YOUR INSTRUCTIONS — Every line with the word "Inverse" in it should be extracted from the data that follows.

Stored data entries —
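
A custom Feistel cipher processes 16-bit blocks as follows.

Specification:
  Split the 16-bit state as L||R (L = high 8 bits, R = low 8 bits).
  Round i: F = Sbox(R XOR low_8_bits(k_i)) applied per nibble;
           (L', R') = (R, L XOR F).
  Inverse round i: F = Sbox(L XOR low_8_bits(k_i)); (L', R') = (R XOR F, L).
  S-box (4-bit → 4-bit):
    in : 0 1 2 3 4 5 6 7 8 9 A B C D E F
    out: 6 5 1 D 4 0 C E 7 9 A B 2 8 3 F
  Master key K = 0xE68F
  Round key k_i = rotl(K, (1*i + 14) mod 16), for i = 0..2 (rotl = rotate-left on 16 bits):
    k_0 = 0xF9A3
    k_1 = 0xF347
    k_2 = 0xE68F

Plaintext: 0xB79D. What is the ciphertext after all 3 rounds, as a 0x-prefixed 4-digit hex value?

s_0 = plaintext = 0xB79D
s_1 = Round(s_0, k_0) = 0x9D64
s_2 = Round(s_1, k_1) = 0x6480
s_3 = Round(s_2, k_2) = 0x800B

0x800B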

...

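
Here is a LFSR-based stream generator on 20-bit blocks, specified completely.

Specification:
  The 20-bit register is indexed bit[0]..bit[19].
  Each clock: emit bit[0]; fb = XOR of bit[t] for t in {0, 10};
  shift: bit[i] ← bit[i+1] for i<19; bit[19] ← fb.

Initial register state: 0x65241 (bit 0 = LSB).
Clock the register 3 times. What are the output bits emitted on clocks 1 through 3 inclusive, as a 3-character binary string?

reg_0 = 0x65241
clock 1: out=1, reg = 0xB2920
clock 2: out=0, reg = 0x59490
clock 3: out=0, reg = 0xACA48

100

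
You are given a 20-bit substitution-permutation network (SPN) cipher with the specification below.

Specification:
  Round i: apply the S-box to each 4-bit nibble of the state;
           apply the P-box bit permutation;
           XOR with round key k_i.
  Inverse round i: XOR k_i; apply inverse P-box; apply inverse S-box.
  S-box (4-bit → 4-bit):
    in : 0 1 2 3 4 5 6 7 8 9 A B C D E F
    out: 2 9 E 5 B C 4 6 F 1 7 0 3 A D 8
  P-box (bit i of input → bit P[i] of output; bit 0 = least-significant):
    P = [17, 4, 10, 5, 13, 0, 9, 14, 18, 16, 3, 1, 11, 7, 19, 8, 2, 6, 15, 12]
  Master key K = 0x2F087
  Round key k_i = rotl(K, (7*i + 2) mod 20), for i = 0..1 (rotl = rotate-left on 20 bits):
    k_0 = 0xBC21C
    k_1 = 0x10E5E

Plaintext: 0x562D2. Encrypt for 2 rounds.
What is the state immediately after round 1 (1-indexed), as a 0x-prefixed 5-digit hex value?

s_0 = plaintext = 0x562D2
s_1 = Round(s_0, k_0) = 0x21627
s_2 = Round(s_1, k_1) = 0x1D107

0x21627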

PROBLEM SOLUTION —
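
  Inverse round i: F = Sbox(L XOR low_8_bits(k_i)); (L', R') = (R XOR F, L).
  Inverse round i: XOR k_i; apply inverse P-box; apply inverse S-box.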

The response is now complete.